Source records
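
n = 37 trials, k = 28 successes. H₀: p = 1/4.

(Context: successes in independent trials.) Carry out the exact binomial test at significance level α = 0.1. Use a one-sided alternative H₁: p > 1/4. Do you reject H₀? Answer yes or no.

reject H₀: yes

Exact binomial: n=37, k=28, p₀=1/4=0.2500
P(X≥28) from Σ C(n,i)·p₀^i·(1−p₀)^(n−i)
p-value (one-sided, H₁ greater) = 0.00000
At α=0.1: p < α → reject H₀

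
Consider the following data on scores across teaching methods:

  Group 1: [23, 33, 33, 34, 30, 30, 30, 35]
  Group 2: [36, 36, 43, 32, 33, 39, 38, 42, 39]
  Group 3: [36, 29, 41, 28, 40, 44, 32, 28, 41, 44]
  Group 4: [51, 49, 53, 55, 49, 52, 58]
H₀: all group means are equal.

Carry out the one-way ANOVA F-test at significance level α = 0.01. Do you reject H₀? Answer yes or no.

Group means [31.00, 37.56, 36.30, 52.43], grand mean 38.706
SSB = Σnᵢ(x̄ᵢ−x̄)² = 1863.022; SSW = ΣΣ(x−x̄ᵢ)² = 660.037
MSB = 1863.022/3 = 621.0074; MSW = 660.037/30 = 22.0012
F = MSB/MSW = 28.2260
df = (3, 30)
p-value (upper-tail) = 0.00000
At α=0.01: p < α → reject H₀

reject H₀: yes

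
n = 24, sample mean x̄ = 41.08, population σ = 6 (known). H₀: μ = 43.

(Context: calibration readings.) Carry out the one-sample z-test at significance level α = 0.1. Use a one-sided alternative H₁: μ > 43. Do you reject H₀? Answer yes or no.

reject H₀: no

SE = σ/√n = 6/√24 = 1.2247
z = (x̄−μ₀)/SE = (41.08−43)/1.2247 = -1.5677
p-value (one-sided, H₁ greater) = 0.94152
At α=0.1: p ≥ α → fail to reject H₀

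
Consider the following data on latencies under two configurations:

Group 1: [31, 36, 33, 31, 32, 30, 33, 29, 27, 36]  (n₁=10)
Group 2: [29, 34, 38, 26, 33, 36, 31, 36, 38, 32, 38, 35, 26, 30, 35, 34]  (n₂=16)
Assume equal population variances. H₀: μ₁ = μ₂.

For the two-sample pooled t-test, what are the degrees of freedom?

degrees of freedom = 24

df = n₁ + n₂ − 2 = 10 + 16 − 2 = 24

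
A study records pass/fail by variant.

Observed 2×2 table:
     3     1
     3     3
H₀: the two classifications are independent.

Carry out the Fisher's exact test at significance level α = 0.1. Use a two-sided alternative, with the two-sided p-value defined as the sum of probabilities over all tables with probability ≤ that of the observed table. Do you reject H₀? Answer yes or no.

reject H₀: no

Margins: r₁=4, r₂=6, c₁=6, c₂=4, n=10
p_obs = C(4,3)·C(6,3)/C(10,6); sum pmf over tables with pmf ≤ p_obs
p-value (two-sided) = 0.57143
At α=0.1: p ≥ α → fail to reject H₀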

Prompt
Each line above is to be reproduced exactly. Leave none out.

Output for this exercise
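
n = 37 trials, k = 28 successes. H₀: p = 1/4.

(Context: successes in independent trials.) Carry out the exact binomial test at significance level α = 0.1. Use a one-sided alternative H₁: p > 1/4. Do you reject H₀? Answer yes or no.

reject H₀: yes

Exact binomial: n=37, k=28, p₀=1/4=0.2500
P(X≥28) from Σ C(n,i)·p₀^i·(1−p₀)^(n−i)
p-value (one-sided, H₁ greater) = 0.00000
At α=0.1: p < α → reject H₀

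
Consider the following data on scores across teaching methods:

  Group 1: [23, 33, 33, 34, 30, 30, 30, 35]
  Group 2: [36, 36, 43, 32, 33, 39, 38, 42, 39]
  Group 3: [36, 29, 41, 28, 40, 44, 32, 28, 41, 44]
  Group 4: [51, 49, 53, 55, 49, 52, 58]
H₀: all group means are equal.

Carry out the one-way ANOVA F-test at significance level α = 0.01. Do you reject H₀? Answer yes or no.

Group means [31.00, 37.56, 36.30, 52.43], grand mean 38.706
SSB = Σnᵢ(x̄ᵢ−x̄)² = 1863.022; SSW = ΣΣ(x−x̄ᵢ)² = 660.037
MSB = 1863.022/3 = 621.0074; MSW = 660.037/30 = 22.0012
F = MSB/MSW = 28.2260
df = (3, 30)
p-value (upper-tail) = 0.00000
At α=0.01: p < α → reject H₀

reject H₀: yes

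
n = 24, sample mean x̄ = 41.08, population σ = 6 (known). H₀: μ = 43.

(Context: calibration readings.) Carry out the one-sample z-test at significance level α = 0.1. Use a one-sided alternative H₁: μ > 43. Do you reject H₀? Answer yes or no.

reject H₀: no

SE = σ/√n = 6/√24 = 1.2247
z = (x̄−μ₀)/SE = (41.08−43)/1.2247 = -1.5677
p-value (one-sided, H₁ greater) = 0.94152
At α=0.1: p ≥ α → fail to reject H₀

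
Consider the following data on latencies under two configurations:

Group 1: [31, 36, 33, 31, 32, 30, 33, 29, 27, 36]  (n₁=10)
Group 2: [29, 34, 38, 26, 33, 36, 31, 36, 38, 32, 38, 35, 26, 30, 35, 34]  (n₂=16)
Assume equal population variances. H₀: μ₁ = μ₂.

For the two-sample pooled t-test, what are the degrees of freedom?

degrees of freedom = 24

df = n₁ + n₂ − 2 = 10 + 16 − 2 = 24

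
A study records pass/fail by variant.

Observed 2×2 table:
     3     1
     3     3
H₀: the two classifications are independent.

Carry out the Fisher's exact test at significance level α = 0.1. Use a two-sided alternative, with the two-sided p-value defined as the sum of probabilities over all tables with probability ≤ that of the observed table. Do you reject H₀? Answer yes or no.

reject H₀: no

Margins: r₁=4, r₂=6, c₁=6, c₂=4, n=10
p_obs = C(4,3)·C(6,3)/C(10,6); sum pmf over tables with pmf ≤ p_obs
p-value (two-sided) = 0.57143
At α=0.1: p ≥ α → fail to reject H₀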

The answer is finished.